**WHAT IS REQUIRED**
Read through the lines below and copy the ones holding the string "undirected".

== RECORDS TO USE ==

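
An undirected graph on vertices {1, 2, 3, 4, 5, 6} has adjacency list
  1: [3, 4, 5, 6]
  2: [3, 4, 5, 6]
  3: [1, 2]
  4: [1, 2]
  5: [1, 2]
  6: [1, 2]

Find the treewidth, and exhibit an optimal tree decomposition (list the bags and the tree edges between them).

Every bag has size at most 3, so the width is 3 − 1 = 2 and tw(G) ≤ 2. Since 5–2–4–1–5 is a cycle in G, G is not acyclic. Forests are exactly the graphs of treewidth ≤ 1, so tw(G) ≥ 2. Hence tw(G) = 2 exactly.

Treewidth 2.
One optimal decomposition is:
Bags: B1 = {1, 2, 5}  B2 = {1, 2, 4}  B3 = {1, 2, 3}  B4 = {1, 2, 6}
Tree: B1–B2, B2–B3, B3–B4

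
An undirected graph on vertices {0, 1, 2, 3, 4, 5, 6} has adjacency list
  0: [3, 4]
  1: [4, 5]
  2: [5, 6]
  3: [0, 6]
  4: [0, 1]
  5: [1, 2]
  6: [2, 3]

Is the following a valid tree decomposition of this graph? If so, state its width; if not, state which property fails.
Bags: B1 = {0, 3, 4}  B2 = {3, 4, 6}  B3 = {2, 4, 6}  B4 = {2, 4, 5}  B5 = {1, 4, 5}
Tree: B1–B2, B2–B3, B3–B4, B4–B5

Yes; width 2.

Checking the three conditions: (i) the bags cover all of {0, 1, 2, 3, 4, 5, 6}; (ii) for each edge, some bag contains both endpoints; (iii) the bags containing any fixed vertex form a subtree. All hold, so the decomposition is valid with width 3 − 1 = 2.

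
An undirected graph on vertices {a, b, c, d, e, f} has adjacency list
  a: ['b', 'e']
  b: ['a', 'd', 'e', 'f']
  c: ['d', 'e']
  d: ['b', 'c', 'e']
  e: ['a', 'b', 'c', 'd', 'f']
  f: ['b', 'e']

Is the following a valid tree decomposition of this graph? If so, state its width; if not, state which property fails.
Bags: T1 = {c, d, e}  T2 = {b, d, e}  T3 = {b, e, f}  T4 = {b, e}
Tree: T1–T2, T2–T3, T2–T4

A tree decomposition must satisfy three properties: every vertex lies in some bag; for every edge, both endpoints lie together in some bag; and for every vertex, the bags containing it form a connected subtree. Here vertex a appears in no bag, so the decomposition is invalid.

No — vertex a appears in no bag.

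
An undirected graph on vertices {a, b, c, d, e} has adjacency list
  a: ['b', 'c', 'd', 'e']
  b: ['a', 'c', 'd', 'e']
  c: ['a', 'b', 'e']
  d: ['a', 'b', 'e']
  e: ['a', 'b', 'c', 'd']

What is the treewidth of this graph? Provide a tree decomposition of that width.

Every bag has size at most 4, so the width is 4 − 1 = 3 and tw(G) ≤ 3. For the lower bound, the 4 vertices {a, b, d, e} are pairwise adjacent, and any tree decomposition puts a clique entirely inside one bag — forcing width ≥ 3. Therefore the treewidth is 3.

Treewidth 3.
One such decomposition:
Bags: B1 = {a, b, c, e}  B2 = {a, b, d, e}
Tree: B1–B2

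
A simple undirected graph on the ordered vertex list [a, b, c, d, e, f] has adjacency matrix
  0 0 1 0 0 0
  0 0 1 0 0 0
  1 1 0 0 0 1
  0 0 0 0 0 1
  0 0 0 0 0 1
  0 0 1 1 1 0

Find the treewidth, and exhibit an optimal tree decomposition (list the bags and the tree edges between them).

Every bag has size at most 2, so the width is 2 − 1 = 1 and tw(G) ≤ 1. Since G has at least one edge (e.g. c–a), it is not an edgeless graph, so tw(G) ≥ 1. The upper and lower bounds meet at 1, so that is the treewidth.

Treewidth 1.
One optimal decomposition is:
Bags: B1 = {a, c}  B2 = {c, f}  B3 = {d, f}  B4 = {b, c}  B5 = {e, f}
Tree: B1–B2, B2–B3, B1–B4, B3–B5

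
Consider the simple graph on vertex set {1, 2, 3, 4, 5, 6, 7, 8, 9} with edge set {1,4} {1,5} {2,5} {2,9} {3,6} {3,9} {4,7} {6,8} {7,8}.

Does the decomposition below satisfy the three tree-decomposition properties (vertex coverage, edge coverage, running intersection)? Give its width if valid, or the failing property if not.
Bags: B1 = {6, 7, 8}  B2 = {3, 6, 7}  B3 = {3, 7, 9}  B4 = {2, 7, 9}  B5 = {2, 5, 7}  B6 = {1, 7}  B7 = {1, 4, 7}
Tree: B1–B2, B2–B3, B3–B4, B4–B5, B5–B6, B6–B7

No — edge (5,1) lies in no bag.

A tree decomposition must satisfy three properties: every vertex lies in some bag; for every edge, both endpoints lie together in some bag; and for every vertex, the bags containing it form a connected subtree. Here edge (5,1) lies in no bag, so the decomposition is invalid.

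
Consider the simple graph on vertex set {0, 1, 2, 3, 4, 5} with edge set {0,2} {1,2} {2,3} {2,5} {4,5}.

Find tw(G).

1

A width-1 tree decomposition is:
Bags: B1 = {0, 2}  B2 = {1, 2}  B3 = {2, 3}  B4 = {2, 5}  B5 = {4, 5}
Tree: B1–B2, B2–B3, B1–B4, B4–B5
Each bag holds 2 vertices, so the decomposition has width 1, which upper-bounds the treewidth. Since G has at least one edge (e.g. 2–0), it is not an edgeless graph, so tw(G) ≥ 1. The upper and lower bounds meet at 1, so that is the treewidth.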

===

**RESPONSE**
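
An undirected graph on vertices {1, 2, 3, 4, 5, 6} has adjacency list
An undirected graph on vertices {0, 1, 2, 3, 4, 5, 6} has adjacency list
An undirected graph on vertices {a, b, c, d, e, f} has adjacency list
An undirected graph on vertices {a, b, c, d, e} has adjacency list
A simple undirected graph on the ordered vertex list [a, b, c, d, e, f] has adjacency matrix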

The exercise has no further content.